*** Data shown ***

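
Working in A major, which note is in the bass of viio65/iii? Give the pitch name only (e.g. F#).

D#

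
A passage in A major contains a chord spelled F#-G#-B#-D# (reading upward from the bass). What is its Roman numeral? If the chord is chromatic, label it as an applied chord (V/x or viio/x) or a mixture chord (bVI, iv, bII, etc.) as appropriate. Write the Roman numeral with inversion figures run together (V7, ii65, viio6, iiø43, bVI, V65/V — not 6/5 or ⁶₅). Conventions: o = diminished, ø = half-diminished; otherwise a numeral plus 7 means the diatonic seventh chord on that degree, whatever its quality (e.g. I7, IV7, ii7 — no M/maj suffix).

Stacked in thirds the chord is G#-B#-D#-F#: a dominant seventh chord on G#.
G# is not a diatonic chord root with this quality in A major, but it lies a perfect fifth above C# (iii), so the chord functions as an applied dominant of iii.
With F# in the bass the chord is in third inversion, so the figured bass is 42.

V42/iii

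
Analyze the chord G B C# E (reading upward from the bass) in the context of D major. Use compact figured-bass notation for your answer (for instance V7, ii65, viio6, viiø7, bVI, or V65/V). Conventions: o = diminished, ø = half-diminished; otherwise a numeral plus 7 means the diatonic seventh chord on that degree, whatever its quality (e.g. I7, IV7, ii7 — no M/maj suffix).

Stacked in thirds the chord is C#-E-G-B: a half-diminished seventh chord on C#.
In D major, C# is the leading tone; the diatonic half-diminished seventh chord there is viiø7.
With G in the bass the chord is in second inversion, so the figured bass is 43.

viiø43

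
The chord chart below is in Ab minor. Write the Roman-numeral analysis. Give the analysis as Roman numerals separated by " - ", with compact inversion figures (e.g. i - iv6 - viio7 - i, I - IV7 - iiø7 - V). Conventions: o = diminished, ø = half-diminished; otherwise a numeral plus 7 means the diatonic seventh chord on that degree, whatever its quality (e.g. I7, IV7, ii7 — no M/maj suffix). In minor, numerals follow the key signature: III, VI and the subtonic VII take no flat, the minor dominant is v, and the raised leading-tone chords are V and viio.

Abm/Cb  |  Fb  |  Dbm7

i6 - VI - iv7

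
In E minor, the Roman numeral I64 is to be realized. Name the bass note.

B

I in E minor has root E; the chord is E-G#-B.
The figure 64 means second inversion — the fifth is in the bass.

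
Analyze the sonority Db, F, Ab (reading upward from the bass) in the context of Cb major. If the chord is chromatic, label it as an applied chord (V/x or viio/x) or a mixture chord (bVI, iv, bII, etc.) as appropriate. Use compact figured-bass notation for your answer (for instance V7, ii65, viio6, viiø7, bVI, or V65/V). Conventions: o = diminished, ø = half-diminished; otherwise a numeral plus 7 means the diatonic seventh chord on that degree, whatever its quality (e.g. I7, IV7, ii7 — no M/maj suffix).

The pitches Db-F-Ab form a major triad rooted on Db.
Db is not a diatonic chord root with this quality in Cb major, but it lies a perfect fifth above Gb (V), so the chord functions as an applied dominant of V.

V/V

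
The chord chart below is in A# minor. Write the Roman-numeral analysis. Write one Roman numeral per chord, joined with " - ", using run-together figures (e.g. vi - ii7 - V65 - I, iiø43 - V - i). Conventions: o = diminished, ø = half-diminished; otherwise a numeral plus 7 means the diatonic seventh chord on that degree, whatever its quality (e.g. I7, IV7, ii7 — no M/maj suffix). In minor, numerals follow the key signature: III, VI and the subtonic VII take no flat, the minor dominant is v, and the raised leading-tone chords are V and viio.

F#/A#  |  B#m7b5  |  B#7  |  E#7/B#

VI6 - iiø7 - V7/V - V43

F#/A#: major triad on F# = scale degree 6 → VI6.
B#m7b5 has root B#, degree 2 in A# minor, so iiø7.
B#7: chromatic; B# is V of V, so V7/V.
E#7/B# has root E#, degree 5 in A# minor, so V43.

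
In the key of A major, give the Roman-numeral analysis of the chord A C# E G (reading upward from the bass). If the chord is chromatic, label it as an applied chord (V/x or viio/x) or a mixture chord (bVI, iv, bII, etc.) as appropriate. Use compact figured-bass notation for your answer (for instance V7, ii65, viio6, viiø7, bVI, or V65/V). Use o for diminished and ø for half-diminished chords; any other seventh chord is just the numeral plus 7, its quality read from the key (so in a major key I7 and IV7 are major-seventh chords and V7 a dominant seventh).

V7/IV

The pitches A-C#-E-G form a dominant seventh chord rooted on A.
A is not a diatonic chord root with this quality in A major, but it lies a perfect fifth above D (IV), so the chord functions as an applied dominant of IV.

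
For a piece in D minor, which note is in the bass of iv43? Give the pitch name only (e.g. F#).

D

iv in D minor has root G; the chord is G-Bb-D-F.
The figure 43 means second inversion — the fifth is in the bass.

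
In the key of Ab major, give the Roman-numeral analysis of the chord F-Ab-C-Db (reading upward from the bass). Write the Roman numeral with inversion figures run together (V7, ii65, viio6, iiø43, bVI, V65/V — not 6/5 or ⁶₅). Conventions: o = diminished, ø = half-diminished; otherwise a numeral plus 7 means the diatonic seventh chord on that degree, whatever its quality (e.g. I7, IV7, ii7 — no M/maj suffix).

IV65

The pitches Db-F-Ab-C form a major seventh chord rooted on Db.
Db is scale degree 4 in Ab major, and a major seventh chord on that degree is written IV7.
With F in the bass the chord is in first inversion, so the figured bass is 65.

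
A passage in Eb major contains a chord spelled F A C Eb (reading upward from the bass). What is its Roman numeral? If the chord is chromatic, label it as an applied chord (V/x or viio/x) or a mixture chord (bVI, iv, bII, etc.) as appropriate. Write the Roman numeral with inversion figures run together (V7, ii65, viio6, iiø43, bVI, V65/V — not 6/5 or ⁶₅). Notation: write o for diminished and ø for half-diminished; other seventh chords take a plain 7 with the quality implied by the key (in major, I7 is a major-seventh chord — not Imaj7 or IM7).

V7/V

The pitches F-A-C-Eb form a dominant seventh chord rooted on F.
F is not a diatonic chord root with this quality in Eb major, but it lies a perfect fifth above Bb (V), so the chord functions as an applied dominant of V.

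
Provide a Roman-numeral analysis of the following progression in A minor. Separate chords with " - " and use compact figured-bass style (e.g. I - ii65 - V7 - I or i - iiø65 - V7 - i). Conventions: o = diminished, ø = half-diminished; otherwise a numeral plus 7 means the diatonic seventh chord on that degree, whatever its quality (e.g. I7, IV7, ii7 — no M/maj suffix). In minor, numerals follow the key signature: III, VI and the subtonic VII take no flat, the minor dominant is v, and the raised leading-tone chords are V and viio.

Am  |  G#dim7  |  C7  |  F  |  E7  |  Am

i - viio7 - V7/VI - VI - V7 - i

Am has root A, degree 1 in A minor, so i.
G#dim7 has root G#, degree 7 in A minor, so viio7.
C7: a dominant seventh chord on C, the applied dominant of VI → V7/VI.
F has root F, degree 6 in A minor, so VI.
E7: dominant seventh chord on E = scale degree 5 → V7.
Am: root A is the tonic; minor triad there is i.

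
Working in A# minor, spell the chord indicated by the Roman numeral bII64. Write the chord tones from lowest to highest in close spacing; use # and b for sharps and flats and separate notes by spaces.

F# B D#

bII64 is the Neapolitan chord — a major triad on the lowered second degree. In A# minor that root is B.
So the chord is B-D#-F#.
With the 64 figure the chord is in second inversion; from the bass F# upward in close position it reads F#-B-D#.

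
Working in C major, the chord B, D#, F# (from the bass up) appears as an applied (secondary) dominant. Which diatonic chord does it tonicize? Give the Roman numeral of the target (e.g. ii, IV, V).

iii

The chord is a major triad on B.
A dominant resolves down a perfect fifth: B → E. In C major, E is scale degree 3, i.e. iii.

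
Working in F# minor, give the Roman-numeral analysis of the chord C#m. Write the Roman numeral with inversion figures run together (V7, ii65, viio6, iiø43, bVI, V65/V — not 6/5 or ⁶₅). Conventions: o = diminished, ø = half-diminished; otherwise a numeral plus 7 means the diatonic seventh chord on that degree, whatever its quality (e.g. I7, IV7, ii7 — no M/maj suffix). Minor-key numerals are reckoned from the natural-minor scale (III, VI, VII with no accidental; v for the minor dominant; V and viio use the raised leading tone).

Stacked in thirds the chord is C#-E-G#: a minor triad on C#.
In F# minor, C# is the dominant; the diatonic minor triad there is v.

v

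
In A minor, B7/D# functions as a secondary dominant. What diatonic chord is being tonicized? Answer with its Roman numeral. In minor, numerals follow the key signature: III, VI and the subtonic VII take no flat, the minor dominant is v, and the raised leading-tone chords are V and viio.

The chord is a dominant seventh chord on B.
A dominant resolves down a perfect fifth: B → E. In A minor, E is scale degree 5, i.e. V.

V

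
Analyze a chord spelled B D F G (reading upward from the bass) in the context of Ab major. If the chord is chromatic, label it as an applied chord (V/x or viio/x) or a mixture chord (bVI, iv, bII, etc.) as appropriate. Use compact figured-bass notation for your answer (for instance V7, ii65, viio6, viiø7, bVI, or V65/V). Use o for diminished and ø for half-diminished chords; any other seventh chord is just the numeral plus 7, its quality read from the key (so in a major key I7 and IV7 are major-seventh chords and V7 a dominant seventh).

V65/iii

Stacked in thirds the chord is G-B-D-F: a dominant seventh chord on G.
G is not a diatonic chord root with this quality in Ab major, but it lies a perfect fifth above C (iii), so the chord functions as an applied dominant of iii.
With B in the bass the chord is in first inversion, so the figured bass is 65.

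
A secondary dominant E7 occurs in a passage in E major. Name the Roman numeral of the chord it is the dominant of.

IV

The chord is a dominant seventh chord on E.
A dominant resolves down a perfect fifth: E → A. In E major, A is scale degree 4, i.e. IV.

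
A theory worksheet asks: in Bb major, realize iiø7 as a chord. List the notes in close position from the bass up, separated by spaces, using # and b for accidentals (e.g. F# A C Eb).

C Eb Gb Bb

iiø7 is the half-diminished supertonic seventh, borrowed from the parallel minor. In Bb major that root is C.
So the chord is C-Eb-Gb-Bb, a half-diminished seventh chord.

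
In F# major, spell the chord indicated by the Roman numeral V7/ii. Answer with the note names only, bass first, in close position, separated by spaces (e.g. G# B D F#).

The slash means an applied dominant: we want the dominant of ii. In F# major, ii is G# minor, and its dominant is built on D#.
Building a dominant seventh chord on D# gives D#-F##-A#-C#.

D# F## A# C#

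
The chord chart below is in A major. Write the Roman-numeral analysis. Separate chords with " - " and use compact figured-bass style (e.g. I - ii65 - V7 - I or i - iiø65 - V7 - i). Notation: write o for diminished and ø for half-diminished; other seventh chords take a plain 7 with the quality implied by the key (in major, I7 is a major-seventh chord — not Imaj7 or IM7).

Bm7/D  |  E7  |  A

Bm7/D has root B, degree 2 in A major, so ii65.
E7: root E is the dominant; dominant seventh chord there is V7.
A: root A is the tonic; major triad there is I.

ii65 - V7 - I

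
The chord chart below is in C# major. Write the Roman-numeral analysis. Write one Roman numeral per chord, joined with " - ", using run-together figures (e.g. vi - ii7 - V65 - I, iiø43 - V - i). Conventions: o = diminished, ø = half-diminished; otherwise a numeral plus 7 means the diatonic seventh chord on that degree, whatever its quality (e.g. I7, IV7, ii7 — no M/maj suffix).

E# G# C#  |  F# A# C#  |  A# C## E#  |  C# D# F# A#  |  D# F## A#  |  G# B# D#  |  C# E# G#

I6 - IV - V/ii - ii42 - V/V - V - I

E#-G#-C#: root C# is the tonic; major triad there is I6.
F#-A#-C#: root F# is the subdominant; major triad there is IV.
A#-C##-E# is the secondary dominant of ii (major triad on A#): V/ii.
C#-D#-F#-A# has root D#, degree 2 in C# major, so ii42.
D#-F##-A#: chromatic; D# is V of V, so V/V.
G#-B#-D# has root G#, degree 5 in C# major, so V.
C#-E#-G# has root C#, degree 1 in C# major, so I.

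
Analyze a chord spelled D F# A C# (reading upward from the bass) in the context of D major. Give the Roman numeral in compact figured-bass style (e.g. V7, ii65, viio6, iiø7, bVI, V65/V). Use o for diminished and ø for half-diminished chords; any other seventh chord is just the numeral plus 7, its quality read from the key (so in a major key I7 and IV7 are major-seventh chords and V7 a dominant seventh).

The pitches D-F#-A-C# form a major seventh chord rooted on D.
D is scale degree 1 in D major, and a major seventh chord on that degree is written I7.

I7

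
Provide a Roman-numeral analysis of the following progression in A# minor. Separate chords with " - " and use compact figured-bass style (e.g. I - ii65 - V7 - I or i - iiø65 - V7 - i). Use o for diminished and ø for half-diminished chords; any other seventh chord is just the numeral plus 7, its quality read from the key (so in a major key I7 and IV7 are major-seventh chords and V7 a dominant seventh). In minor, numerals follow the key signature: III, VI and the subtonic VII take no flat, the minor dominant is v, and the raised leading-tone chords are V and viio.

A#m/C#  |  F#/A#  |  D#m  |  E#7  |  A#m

A#m/C# has root A#, degree 1 in A# minor, so i6.
F#/A#: major triad on F# = scale degree 6 → VI6.
D#m: root D# is the subdominant; minor triad there is iv.
E#7: dominant seventh chord on E# = scale degree 5 → V7.
A#m: root A# is the tonic; minor triad there is i.

i6 - VI6 - iv - V7 - i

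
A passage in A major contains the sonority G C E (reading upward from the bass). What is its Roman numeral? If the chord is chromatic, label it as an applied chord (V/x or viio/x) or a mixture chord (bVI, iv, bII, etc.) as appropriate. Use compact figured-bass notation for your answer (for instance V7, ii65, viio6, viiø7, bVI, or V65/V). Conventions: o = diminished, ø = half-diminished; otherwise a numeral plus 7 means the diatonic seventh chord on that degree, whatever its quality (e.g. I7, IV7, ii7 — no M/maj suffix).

Stacked in thirds the chord is C-E-G: a major triad on C.
C is the lowered third degree of A major (diatonic 3 would be C#). This is a major triad on the lowered third degree, borrowed from the parallel minor.
With G in the bass the chord is in second inversion, so the figured bass is 64.

bIII64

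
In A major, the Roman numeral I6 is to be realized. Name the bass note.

C#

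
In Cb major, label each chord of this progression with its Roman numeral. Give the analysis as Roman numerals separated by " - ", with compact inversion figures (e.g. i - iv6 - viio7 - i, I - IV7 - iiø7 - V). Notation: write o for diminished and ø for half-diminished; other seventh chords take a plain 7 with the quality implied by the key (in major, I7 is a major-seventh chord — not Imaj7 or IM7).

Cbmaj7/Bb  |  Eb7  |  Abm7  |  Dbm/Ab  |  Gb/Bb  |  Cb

Cbmaj7/Bb: root Cb is the tonic; major seventh chord there is I42.
Eb7 is the secondary dominant of vi (dominant seventh chord on Eb): V7/vi.
Abm7 has root Ab, degree 6 in Cb major, so vi7.
Dbm/Ab: root Db is the supertonic; minor triad there is ii64.
Gb/Bb: major triad on Gb = scale degree 5 → V6.
Cb has root Cb, degree 1 in Cb major, so I.

I42 - V7/vi - vi7 - ii64 - V6 - I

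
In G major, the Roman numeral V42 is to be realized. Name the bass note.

C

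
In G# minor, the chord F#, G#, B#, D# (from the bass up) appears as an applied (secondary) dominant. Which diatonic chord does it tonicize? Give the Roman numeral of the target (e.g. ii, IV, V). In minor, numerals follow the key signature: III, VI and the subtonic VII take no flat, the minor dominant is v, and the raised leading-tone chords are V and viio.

iv

The chord is a dominant seventh chord on G#.
A dominant resolves down a perfect fifth: G# → C#. In G# minor, C# is scale degree 4, i.e. iv.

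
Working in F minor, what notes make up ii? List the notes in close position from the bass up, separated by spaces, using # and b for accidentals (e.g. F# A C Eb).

G Bb D

ii is the minor supertonic, borrowed from the parallel major (the Dorian ii). In F minor that root is G.
So the chord is G-Bb-D.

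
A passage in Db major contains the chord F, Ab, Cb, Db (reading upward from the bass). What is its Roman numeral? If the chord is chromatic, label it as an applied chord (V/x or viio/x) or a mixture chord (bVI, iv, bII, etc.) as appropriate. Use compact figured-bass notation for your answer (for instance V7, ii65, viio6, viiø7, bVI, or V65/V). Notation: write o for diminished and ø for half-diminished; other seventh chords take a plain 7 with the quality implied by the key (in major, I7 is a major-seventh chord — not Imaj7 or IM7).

Stacked in thirds the chord is Db-F-Ab-Cb: a dominant seventh chord on Db.
Db is not a diatonic chord root with this quality in Db major, but it lies a perfect fifth above Gb (IV), so the chord functions as an applied dominant of IV.
With F in the bass the chord is in first inversion, so the figured bass is 65.

V65/IV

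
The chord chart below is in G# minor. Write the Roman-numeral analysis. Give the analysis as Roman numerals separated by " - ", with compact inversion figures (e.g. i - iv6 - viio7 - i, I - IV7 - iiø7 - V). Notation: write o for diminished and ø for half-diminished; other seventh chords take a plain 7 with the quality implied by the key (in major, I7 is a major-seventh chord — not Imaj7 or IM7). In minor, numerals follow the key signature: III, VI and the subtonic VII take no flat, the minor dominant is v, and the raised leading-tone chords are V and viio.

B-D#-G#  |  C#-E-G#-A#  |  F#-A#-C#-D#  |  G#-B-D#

B-D#-G#: minor triad on G# = scale degree 1 → i6.
C#-E-G#-A# has root A#, degree 2 in G# minor, so iiø65.
F#-A#-C#-D# has root D#, degree 5 in G# minor, so v65.
G#-B-D# has root G#, degree 1 in G# minor, so i.

i6 - iiø65 - v65 - i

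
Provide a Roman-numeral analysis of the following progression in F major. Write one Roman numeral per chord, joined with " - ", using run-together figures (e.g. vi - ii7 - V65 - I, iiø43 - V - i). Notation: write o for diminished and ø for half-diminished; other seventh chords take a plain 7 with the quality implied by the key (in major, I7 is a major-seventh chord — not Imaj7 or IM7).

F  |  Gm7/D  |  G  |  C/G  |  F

I - ii43 - V/V - V64 - I

F: major triad on F = scale degree 1 → I.
Gm7/D: root G is the supertonic; minor seventh chord there is ii43.
G: a major triad on G, the applied dominant of V → V/V.
C/G: root C is the dominant; major triad there is V64.
F: major triad on F = scale degree 1 → I.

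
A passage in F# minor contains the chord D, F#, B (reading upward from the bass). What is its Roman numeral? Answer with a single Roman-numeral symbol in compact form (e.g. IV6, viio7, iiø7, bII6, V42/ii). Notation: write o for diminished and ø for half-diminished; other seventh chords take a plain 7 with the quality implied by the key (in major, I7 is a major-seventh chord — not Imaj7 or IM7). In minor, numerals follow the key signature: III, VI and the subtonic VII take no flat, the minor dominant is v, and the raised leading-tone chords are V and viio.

Stacked in thirds the chord is B-D-F#: a minor triad on B.
B is scale degree 4 in F# minor, and a minor triad on that degree is written iv.
With D in the bass the chord is in first inversion, so the figured bass is 6.

iv6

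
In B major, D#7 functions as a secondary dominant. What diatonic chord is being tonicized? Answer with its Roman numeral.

The chord is a dominant seventh chord on D#.
A dominant resolves down a perfect fifth: D# → G#. In B major, G# is scale degree 6, i.e. vi.

vi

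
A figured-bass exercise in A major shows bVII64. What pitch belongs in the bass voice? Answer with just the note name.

bVII in A major has root G; the chord is G-B-D.
The figure 64 means second inversion — the fifth is in the bass.

D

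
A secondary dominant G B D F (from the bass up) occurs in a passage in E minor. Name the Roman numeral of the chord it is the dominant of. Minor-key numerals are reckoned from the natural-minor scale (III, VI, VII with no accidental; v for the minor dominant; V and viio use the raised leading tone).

VI

The chord is a dominant seventh chord on G.
A dominant resolves down a perfect fifth: G → C. In E minor, C is scale degree 6, i.e. VI.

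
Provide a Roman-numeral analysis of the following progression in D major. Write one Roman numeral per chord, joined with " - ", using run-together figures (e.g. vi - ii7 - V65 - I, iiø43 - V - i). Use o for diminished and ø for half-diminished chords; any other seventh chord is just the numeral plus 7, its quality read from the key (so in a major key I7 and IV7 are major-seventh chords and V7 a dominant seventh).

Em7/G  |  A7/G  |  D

ii65 - V42 - I

Em7/G: root E is the supertonic; minor seventh chord there is ii65.
A7/G: dominant seventh chord on A = scale degree 5 → V42.
D has root D, degree 1 in D major, so I.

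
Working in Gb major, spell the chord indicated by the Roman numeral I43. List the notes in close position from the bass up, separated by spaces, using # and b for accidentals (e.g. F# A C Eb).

Db F Gb Bb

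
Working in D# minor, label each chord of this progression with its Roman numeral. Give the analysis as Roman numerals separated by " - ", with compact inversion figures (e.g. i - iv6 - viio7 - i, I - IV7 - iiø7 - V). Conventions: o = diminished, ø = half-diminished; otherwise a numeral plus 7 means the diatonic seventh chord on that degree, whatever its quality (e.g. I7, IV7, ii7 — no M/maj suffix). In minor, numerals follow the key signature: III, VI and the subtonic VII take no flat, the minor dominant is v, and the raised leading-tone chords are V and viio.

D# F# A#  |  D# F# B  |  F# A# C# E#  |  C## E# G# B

D#-F#-A# has root D#, degree 1 in D# minor, so i.
D#-F#-B: major triad on B = scale degree 6 → VI6.
F#-A#-C#-E# has root F#, degree 3 in D# minor, so III7.
C##-E#-G#-B: root C## is the leading tone; fully diminished seventh chord there is viio7.

i - VI6 - III7 - viio7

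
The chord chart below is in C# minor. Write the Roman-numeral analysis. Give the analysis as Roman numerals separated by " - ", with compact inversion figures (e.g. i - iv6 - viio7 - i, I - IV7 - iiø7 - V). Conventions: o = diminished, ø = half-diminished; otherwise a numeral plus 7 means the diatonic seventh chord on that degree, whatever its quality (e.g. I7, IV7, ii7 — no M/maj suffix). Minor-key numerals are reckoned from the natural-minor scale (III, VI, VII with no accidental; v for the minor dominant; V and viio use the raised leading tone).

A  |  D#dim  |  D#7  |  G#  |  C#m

VI - iio - V7/V - V - i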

*** End of Data shown ***

▶ _What this task involves_
Say, as a bare number, how many lines of the data hold the string "joined".

▶ _Answer for the task_
4